[Opening Given entries section]
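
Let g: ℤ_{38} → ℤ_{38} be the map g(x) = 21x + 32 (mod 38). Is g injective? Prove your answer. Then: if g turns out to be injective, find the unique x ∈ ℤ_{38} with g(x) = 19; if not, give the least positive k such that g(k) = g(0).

3

Suppose g(u) = g(v) in ℤ_{38}. Then 21u + 32 ≡ 21v + 32 (mod 38), so 21(u − v) ≡ 0 (mod 38).
Since gcd(21, 38) = 1, 21 is invertible modulo 38, therefore u − v ≡ 0 (mod 38), i.e. u = v.
Therefore g is injective.
We now compute 21⁻¹ mod 38 explicitly. Euclid's algorithm: 38 = 1·21 + 17, 21 = 1·17 + 4, 17 = 4·4 + 1; back-substituting gives 1 = 29·21 − 16·38, so 21⁻¹ ≡ 29 (mod 38).
Since g is injective, we find g⁻¹(19): we need 21x ≡ 19 − 32 ≡ 25 (mod 38). Using 21⁻¹ = 29: x ≡ 29·25 = 725 = 19·38 + 3, so x = 3.
Check: g(3) = 21·3 + 32 = 95 = 2·38 + 19 ≡ 19 (mod 38).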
[Closing Given entries section]
Exactly as written, output the material once more.

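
Let g: ℤ_{38} → ℤ_{38} be the map g(x) = 21x + 32 (mod 38). Is g injective? Prove your answer. Then: if g turns out to be injective, find the unique x ∈ ℤ_{38} with g(x) = 19; if not, give the least positive k such that g(k) = g(0).

3

Suppose g(u) = g(v) in ℤ_{38}. Then 21u + 32 ≡ 21v + 32 (mod 38), so 21(u − v) ≡ 0 (mod 38).
Since gcd(21, 38) = 1, 21 is invertible modulo 38, therefore u − v ≡ 0 (mod 38), i.e. u = v.
Therefore g is injective.
We now compute 21⁻¹ mod 38 explicitly. Euclid's algorithm: 38 = 1·21 + 17, 21 = 1·17 + 4, 17 = 4·4 + 1; back-substituting gives 1 = 29·21 − 16·38, so 21⁻¹ ≡ 29 (mod 38).
Since g is injective, we find g⁻¹(19): we need 21x ≡ 19 − 32 ≡ 25 (mod 38). Using 21⁻¹ = 29: x ≡ 29·25 = 725 = 19·38 + 3, so x = 3.
Check: g(3) = 21·3 + 32 = 95 = 2·38 + 19 ≡ 19 (mod 38).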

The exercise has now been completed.